§ **Directions**
Your output is the line containing "Starting from the" plus every line after it in the listing, reproduced exactly.

:: Input data ::

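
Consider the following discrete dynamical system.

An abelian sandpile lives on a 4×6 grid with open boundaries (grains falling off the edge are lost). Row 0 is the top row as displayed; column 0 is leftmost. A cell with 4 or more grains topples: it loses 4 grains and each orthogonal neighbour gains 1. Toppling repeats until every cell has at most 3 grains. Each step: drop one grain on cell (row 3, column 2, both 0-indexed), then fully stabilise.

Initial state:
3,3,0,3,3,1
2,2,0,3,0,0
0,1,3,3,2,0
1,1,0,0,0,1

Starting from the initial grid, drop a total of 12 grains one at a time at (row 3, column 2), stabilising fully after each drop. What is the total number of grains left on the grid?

[0] 3,3,0,3,3,1
2,2,0,3,0,0
0,1,3,3,2,0
1,1,0,0,0,1
[1] 3,3,0,3,3,1
2,2,0,3,0,0
0,1,3,3,2,0
1,1,1,0,0,1
[2] 3,3,0,3,3,1
2,2,0,3,0,0
0,1,3,3,2,0
1,1,2,0,0,1
[3] 3,3,0,3,3,1
2,2,0,3,0,0
0,1,3,3,2,0
1,1,3,0,0,1
[4] 3,3,1,1,0,2
2,2,2,1,2,0
0,2,1,1,3,0
1,2,1,2,0,1
[5] 3,3,1,1,0,2
2,2,2,1,2,0
0,2,1,1,3,0
1,2,2,2,0,1
[6] 3,3,1,1,0,2
2,2,2,1,2,0
0,2,1,1,3,0
1,2,3,2,0,1
[7] 3,3,1,1,0,2
2,2,2,1,2,0
0,2,2,1,3,0
1,3,0,3,0,1
[8] 3,3,1,1,0,2
2,2,2,1,2,0
0,2,2,1,3,0
1,3,1,3,0,1
[9] 3,3,1,1,0,2
2,2,2,1,2,0
0,2,2,1,3,0
1,3,2,3,0,1
[10] 3,3,1,1,0,2
2,2,2,1,2,0
0,2,2,1,3,0
1,3,3,3,0,1
[11] 3,3,1,1,0,2
2,2,2,1,2,0
0,3,3,2,3,0
2,0,2,0,1,1
[12] 3,3,1,1,0,2
2,2,2,1,2,0
0,3,3,2,3,0
2,0,3,0,1,1

37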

:::

§ **Exercise answer**
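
Starting from the initial grid, drop a total of 12 grains one at a time at (row 3, column 2), stabilising fully after each drop. What is the total number of grains left on the grid?

[0] 3,3,0,3,3,1
2,2,0,3,0,0
0,1,3,3,2,0
1,1,0,0,0,1
[1] 3,3,0,3,3,1
2,2,0,3,0,0
0,1,3,3,2,0
1,1,1,0,0,1
[2] 3,3,0,3,3,1
2,2,0,3,0,0
0,1,3,3,2,0
1,1,2,0,0,1
[3] 3,3,0,3,3,1
2,2,0,3,0,0
0,1,3,3,2,0
1,1,3,0,0,1
[4] 3,3,1,1,0,2
2,2,2,1,2,0
0,2,1,1,3,0
1,2,1,2,0,1
[5] 3,3,1,1,0,2
2,2,2,1,2,0
0,2,1,1,3,0
1,2,2,2,0,1
[6] 3,3,1,1,0,2
2,2,2,1,2,0
0,2,1,1,3,0
1,2,3,2,0,1
[7] 3,3,1,1,0,2
2,2,2,1,2,0
0,2,2,1,3,0
1,3,0,3,0,1
[8] 3,3,1,1,0,2
2,2,2,1,2,0
0,2,2,1,3,0
1,3,1,3,0,1
[9] 3,3,1,1,0,2
2,2,2,1,2,0
0,2,2,1,3,0
1,3,2,3,0,1
[10] 3,3,1,1,0,2
2,2,2,1,2,0
0,2,2,1,3,0
1,3,3,3,0,1
[11] 3,3,1,1,0,2
2,2,2,1,2,0
0,3,3,2,3,0
2,0,2,0,1,1
[12] 3,3,1,1,0,2
2,2,2,1,2,0
0,3,3,2,3,0
2,0,3,0,1,1

37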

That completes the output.